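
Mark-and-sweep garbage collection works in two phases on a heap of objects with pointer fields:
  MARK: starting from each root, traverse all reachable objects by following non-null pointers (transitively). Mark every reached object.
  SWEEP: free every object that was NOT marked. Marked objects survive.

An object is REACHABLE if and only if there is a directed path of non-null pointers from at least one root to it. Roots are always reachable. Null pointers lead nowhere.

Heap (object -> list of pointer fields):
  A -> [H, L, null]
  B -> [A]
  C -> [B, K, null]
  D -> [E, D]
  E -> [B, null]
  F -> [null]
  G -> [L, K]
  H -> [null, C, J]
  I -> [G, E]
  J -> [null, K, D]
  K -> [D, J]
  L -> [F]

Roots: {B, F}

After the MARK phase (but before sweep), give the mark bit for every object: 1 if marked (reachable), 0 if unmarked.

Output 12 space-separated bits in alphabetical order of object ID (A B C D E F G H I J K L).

Roots: B F
Mark B: refs=A, marked=B
Mark F: refs=null, marked=B F
Mark A: refs=H L null, marked=A B F
Mark H: refs=null C J, marked=A B F H
Mark L: refs=F, marked=A B F H L
Mark C: refs=B K null, marked=A B C F H L
Mark J: refs=null K D, marked=A B C F H J L
Mark K: refs=D J, marked=A B C F H J K L
Mark D: refs=E D, marked=A B C D F H J K L
Mark E: refs=B null, marked=A B C D E F H J K L
Unmarked (collected): G I

Answer: 1 1 1 1 1 1 0 1 0 1 1 1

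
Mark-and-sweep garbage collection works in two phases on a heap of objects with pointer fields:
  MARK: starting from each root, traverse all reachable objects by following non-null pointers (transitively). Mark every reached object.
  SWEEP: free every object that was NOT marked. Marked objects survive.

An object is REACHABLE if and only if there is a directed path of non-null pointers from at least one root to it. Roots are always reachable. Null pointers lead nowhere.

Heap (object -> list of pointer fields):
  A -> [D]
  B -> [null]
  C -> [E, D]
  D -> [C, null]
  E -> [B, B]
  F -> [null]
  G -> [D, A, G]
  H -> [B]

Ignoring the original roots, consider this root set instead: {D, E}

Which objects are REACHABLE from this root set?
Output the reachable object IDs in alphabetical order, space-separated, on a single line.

Answer: B C D E

Derivation:
Roots: D E
Mark D: refs=C null, marked=D
Mark E: refs=B B, marked=D E
Mark C: refs=E D, marked=C D E
Mark B: refs=null, marked=B C D E
Unmarked (collected): A F G H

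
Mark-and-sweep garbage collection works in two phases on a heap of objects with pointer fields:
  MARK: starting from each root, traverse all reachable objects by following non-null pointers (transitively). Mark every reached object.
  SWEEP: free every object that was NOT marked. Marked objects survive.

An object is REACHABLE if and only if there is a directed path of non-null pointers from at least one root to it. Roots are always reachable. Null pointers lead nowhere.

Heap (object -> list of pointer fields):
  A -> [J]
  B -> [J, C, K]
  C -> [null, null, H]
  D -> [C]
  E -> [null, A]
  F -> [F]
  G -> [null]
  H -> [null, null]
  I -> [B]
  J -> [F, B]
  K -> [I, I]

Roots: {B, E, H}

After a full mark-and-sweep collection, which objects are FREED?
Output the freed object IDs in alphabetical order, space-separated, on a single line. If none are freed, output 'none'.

Roots: B E H
Mark B: refs=J C K, marked=B
Mark E: refs=null A, marked=B E
Mark H: refs=null null, marked=B E H
Mark J: refs=F B, marked=B E H J
Mark C: refs=null null H, marked=B C E H J
Mark K: refs=I I, marked=B C E H J K
Mark A: refs=J, marked=A B C E H J K
Mark F: refs=F, marked=A B C E F H J K
Mark I: refs=B, marked=A B C E F H I J K
Unmarked (collected): D G

Answer: D G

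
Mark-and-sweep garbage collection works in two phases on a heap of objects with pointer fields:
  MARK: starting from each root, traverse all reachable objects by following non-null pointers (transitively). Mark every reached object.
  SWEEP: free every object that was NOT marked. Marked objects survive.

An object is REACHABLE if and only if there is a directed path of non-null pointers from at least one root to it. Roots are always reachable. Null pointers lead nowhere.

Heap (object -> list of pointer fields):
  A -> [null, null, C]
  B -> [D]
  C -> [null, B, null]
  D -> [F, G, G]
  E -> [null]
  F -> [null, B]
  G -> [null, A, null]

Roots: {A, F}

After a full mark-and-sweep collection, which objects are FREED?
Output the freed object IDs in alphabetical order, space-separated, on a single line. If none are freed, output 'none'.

Roots: A F
Mark A: refs=null null C, marked=A
Mark F: refs=null B, marked=A F
Mark C: refs=null B null, marked=A C F
Mark B: refs=D, marked=A B C F
Mark D: refs=F G G, marked=A B C D F
Mark G: refs=null A null, marked=A B C D F G
Unmarked (collected): E

Answer: E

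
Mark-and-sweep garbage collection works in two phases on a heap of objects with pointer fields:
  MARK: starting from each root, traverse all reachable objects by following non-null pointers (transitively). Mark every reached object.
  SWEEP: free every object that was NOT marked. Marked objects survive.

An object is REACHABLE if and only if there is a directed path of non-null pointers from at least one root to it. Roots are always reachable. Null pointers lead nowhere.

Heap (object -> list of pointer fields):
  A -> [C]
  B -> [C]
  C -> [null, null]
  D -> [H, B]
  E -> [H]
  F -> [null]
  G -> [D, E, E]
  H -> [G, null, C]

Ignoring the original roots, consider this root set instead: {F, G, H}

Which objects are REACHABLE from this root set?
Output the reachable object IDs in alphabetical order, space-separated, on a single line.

Answer: B C D E F G H

Derivation:
Roots: F G H
Mark F: refs=null, marked=F
Mark G: refs=D E E, marked=F G
Mark H: refs=G null C, marked=F G H
Mark D: refs=H B, marked=D F G H
Mark E: refs=H, marked=D E F G H
Mark C: refs=null null, marked=C D E F G H
Mark B: refs=C, marked=B C D E F G H
Unmarked (collected): A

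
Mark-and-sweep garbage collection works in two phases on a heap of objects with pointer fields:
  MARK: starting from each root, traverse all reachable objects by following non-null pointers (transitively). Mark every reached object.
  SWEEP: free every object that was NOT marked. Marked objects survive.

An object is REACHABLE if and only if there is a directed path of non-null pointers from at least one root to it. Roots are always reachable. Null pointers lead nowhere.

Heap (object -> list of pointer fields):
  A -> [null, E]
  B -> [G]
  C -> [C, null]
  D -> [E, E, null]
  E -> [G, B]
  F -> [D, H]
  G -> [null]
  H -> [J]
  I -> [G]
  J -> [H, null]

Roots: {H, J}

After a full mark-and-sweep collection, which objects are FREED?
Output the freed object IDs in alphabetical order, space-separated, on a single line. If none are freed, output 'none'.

Answer: A B C D E F G I

Derivation:
Roots: H J
Mark H: refs=J, marked=H
Mark J: refs=H null, marked=H J
Unmarked (collected): A B C D E F G I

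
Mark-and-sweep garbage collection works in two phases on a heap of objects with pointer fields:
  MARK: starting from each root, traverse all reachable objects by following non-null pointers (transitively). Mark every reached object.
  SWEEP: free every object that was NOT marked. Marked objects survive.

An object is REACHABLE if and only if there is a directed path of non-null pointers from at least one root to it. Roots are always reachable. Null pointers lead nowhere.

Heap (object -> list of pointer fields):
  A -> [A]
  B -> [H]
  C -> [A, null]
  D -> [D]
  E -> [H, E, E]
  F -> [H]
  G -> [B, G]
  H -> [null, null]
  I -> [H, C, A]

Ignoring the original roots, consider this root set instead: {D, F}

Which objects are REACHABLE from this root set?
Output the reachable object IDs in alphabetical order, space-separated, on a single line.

Answer: D F H

Derivation:
Roots: D F
Mark D: refs=D, marked=D
Mark F: refs=H, marked=D F
Mark H: refs=null null, marked=D F H
Unmarked (collected): A B C E G I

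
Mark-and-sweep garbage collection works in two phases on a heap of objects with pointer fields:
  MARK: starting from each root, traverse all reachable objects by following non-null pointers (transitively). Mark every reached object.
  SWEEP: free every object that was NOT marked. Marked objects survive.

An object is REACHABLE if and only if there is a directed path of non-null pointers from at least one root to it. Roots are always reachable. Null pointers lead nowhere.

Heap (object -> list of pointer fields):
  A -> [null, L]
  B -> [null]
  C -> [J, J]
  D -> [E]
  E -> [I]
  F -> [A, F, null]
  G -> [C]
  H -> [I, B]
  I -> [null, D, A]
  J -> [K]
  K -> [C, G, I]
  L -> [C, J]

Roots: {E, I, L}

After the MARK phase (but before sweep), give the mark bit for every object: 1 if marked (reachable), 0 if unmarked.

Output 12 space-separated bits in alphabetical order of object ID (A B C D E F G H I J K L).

Answer: 1 0 1 1 1 0 1 0 1 1 1 1

Derivation:
Roots: E I L
Mark E: refs=I, marked=E
Mark I: refs=null D A, marked=E I
Mark L: refs=C J, marked=E I L
Mark D: refs=E, marked=D E I L
Mark A: refs=null L, marked=A D E I L
Mark C: refs=J J, marked=A C D E I L
Mark J: refs=K, marked=A C D E I J L
Mark K: refs=C G I, marked=A C D E I J K L
Mark G: refs=C, marked=A C D E G I J K L
Unmarked (collected): B F H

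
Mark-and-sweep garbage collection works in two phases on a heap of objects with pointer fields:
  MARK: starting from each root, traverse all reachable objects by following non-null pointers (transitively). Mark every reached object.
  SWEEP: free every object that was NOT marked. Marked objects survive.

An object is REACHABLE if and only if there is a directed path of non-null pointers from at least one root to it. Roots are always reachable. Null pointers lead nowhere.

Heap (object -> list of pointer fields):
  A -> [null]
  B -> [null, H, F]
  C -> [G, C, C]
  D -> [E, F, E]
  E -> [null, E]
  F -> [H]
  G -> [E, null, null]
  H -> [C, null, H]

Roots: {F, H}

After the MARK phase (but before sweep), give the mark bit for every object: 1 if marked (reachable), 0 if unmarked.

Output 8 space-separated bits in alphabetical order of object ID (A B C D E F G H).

Roots: F H
Mark F: refs=H, marked=F
Mark H: refs=C null H, marked=F H
Mark C: refs=G C C, marked=C F H
Mark G: refs=E null null, marked=C F G H
Mark E: refs=null E, marked=C E F G H
Unmarked (collected): A B D

Answer: 0 0 1 0 1 1 1 1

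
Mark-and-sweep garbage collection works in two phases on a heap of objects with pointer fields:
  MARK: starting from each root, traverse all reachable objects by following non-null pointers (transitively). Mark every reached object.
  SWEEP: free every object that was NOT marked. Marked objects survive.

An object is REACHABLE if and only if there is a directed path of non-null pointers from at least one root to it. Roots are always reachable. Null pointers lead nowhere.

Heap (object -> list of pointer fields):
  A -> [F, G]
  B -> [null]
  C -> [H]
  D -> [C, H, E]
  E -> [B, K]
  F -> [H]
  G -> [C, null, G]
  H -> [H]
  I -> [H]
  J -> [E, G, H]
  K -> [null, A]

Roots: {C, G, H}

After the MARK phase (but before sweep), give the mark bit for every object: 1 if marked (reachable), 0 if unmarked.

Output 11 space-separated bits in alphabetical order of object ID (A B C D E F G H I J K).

Roots: C G H
Mark C: refs=H, marked=C
Mark G: refs=C null G, marked=C G
Mark H: refs=H, marked=C G H
Unmarked (collected): A B D E F I J K

Answer: 0 0 1 0 0 0 1 1 0 0 0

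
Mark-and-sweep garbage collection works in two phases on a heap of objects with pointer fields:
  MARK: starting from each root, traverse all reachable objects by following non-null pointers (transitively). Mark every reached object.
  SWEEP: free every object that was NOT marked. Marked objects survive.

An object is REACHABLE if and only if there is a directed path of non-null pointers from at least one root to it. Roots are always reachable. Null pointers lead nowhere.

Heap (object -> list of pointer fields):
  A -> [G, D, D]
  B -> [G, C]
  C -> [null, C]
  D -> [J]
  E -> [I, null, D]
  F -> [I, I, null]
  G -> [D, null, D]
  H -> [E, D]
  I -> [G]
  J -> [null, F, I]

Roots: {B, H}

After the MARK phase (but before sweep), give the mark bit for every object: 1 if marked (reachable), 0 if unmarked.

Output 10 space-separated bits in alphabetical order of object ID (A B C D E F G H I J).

Answer: 0 1 1 1 1 1 1 1 1 1

Derivation:
Roots: B H
Mark B: refs=G C, marked=B
Mark H: refs=E D, marked=B H
Mark G: refs=D null D, marked=B G H
Mark C: refs=null C, marked=B C G H
Mark E: refs=I null D, marked=B C E G H
Mark D: refs=J, marked=B C D E G H
Mark I: refs=G, marked=B C D E G H I
Mark J: refs=null F I, marked=B C D E G H I J
Mark F: refs=I I null, marked=B C D E F G H I J
Unmarked (collected): A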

- - - - -

What the exercise asks:
For each line of the entries that holds the word "original", pull that line out.

The answer:
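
Ignoring the original roots, consider this root set instead: {D, E}
Ignoring the original roots, consider this root set instead: {F, G, H}
Ignoring the original roots, consider this root set instead: {D, F}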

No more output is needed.